#### WORK INSTRUCTIONS:
Run through the data and copy out every line that mentions the word "vertices".

━━━ EXERCISE DATA ━━━

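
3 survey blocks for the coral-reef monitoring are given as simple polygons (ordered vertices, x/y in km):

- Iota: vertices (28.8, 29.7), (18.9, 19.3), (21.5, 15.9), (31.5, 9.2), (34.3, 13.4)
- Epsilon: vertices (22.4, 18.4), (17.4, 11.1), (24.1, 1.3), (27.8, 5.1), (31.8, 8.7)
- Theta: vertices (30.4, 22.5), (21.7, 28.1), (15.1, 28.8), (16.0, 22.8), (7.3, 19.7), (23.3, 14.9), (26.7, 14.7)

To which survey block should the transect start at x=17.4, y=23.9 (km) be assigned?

Theta

Cast a ray rightward from (17.4, 23.9). For each polygon, the edges (by vertex number in listed order) whose endpoints lie on opposite sides of y = 23.9, where each meets that height, and whether that is right or left of the point:
Iota: 1–2 at x≈23.28 (right), 5–1 at x≈30.76 (right) → 2 crossings.
Epsilon: no edge straddles that height → 0 crossings.
Theta: 1–2 at x≈28.23 (right), 3–4 at x≈15.84 (left) → 1 crossing.
Only Theta has an odd count, so the point is inside Theta.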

━━━

#### TASK RESULT:
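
3 survey blocks for the coral-reef monitoring are given as simple polygons (ordered vertices, x/y in km):
- Iota: vertices (28.8, 29.7), (18.9, 19.3), (21.5, 15.9), (31.5, 9.2), (34.3, 13.4)
- Epsilon: vertices (22.4, 18.4), (17.4, 11.1), (24.1, 1.3), (27.8, 5.1), (31.8, 8.7)
- Theta: vertices (30.4, 22.5), (21.7, 28.1), (15.1, 28.8), (16.0, 22.8), (7.3, 19.7), (23.3, 14.9), (26.7, 14.7)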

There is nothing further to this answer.